# WHAT TO PRODUCE
Each line in the records that mentions the word "dollars" needs to be listed.

(Stored data entries)

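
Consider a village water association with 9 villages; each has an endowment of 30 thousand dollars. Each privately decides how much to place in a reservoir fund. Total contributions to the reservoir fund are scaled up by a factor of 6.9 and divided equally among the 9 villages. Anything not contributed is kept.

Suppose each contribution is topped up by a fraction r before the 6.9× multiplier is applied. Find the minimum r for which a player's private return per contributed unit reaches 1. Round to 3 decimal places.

With matching at rate r, one contributed unit becomes (1 + r) in the reservoir fund and returns 6.9 × (1 + r) / 9 to the contributor.
Setting this equal to 1: 1 + r = 9/6.9 = 1.3043.
So the minimum matching rate is r = 1.3043 − 1 = 0.304.

0.304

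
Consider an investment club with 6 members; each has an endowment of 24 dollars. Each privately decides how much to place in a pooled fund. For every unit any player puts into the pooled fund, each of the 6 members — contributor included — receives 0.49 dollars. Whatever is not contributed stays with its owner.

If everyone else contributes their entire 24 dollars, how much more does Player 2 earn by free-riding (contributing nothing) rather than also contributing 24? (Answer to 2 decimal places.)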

# RESULT
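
Consider a village water association with 9 villages; each has an endowment of 30 thousand dollars. Each privately decides how much to place in a reservoir fund. Total contributions to the reservoir fund are scaled up by a factor of 6.9 and divided equally among the 9 villages. Anything not contributed is kept.
Consider an investment club with 6 members; each has an endowment of 24 dollars. Each privately decides how much to place in a pooled fund. For every unit any player puts into the pooled fund, each of the 6 members — contributor included — receives 0.49 dollars. Whatever is not contributed stays with its owner.
If everyone else contributes their entire 24 dollars, how much more does Player 2 earn by free-riding (contributing nothing) rather than also contributing 24? (Answer to 2 decimal places.)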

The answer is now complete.